**Data section:**
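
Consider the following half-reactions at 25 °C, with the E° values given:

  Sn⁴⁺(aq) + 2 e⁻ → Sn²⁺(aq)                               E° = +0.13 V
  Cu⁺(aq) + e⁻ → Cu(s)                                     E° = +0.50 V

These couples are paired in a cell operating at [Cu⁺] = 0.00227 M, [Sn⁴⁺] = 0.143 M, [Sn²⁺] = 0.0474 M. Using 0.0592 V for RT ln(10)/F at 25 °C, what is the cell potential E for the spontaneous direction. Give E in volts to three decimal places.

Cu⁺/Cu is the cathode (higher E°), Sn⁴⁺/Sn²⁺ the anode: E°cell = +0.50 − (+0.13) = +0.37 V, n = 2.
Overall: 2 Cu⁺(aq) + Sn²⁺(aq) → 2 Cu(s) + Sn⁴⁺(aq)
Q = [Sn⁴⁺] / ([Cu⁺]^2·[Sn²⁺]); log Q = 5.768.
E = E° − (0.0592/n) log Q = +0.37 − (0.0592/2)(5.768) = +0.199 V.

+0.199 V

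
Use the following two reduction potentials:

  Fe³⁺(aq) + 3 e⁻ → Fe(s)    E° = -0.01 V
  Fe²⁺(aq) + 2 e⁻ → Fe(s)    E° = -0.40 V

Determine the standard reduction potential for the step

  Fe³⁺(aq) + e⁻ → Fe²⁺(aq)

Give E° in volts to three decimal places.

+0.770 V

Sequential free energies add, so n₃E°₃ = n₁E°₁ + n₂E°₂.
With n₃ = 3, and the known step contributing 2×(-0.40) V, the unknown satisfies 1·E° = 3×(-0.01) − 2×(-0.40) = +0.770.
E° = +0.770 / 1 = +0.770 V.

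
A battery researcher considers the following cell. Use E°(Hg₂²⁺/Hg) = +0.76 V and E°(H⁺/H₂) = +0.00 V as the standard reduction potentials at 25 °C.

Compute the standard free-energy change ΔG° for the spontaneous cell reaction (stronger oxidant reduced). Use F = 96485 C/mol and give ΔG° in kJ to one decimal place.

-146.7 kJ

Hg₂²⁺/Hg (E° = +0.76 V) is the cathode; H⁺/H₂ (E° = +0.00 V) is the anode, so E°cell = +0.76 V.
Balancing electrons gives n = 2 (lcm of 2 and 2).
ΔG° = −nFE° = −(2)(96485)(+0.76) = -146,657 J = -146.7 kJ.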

--

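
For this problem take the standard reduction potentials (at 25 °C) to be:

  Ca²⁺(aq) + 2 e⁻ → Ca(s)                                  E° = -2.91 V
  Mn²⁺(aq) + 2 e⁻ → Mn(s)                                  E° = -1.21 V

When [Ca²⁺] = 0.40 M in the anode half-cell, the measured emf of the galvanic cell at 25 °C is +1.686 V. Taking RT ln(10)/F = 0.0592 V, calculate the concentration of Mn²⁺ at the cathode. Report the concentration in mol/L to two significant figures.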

**Prompt:** Count, in the records above, the lines that contain the word "following"; the answer is that number alone.

**Written answer:** 3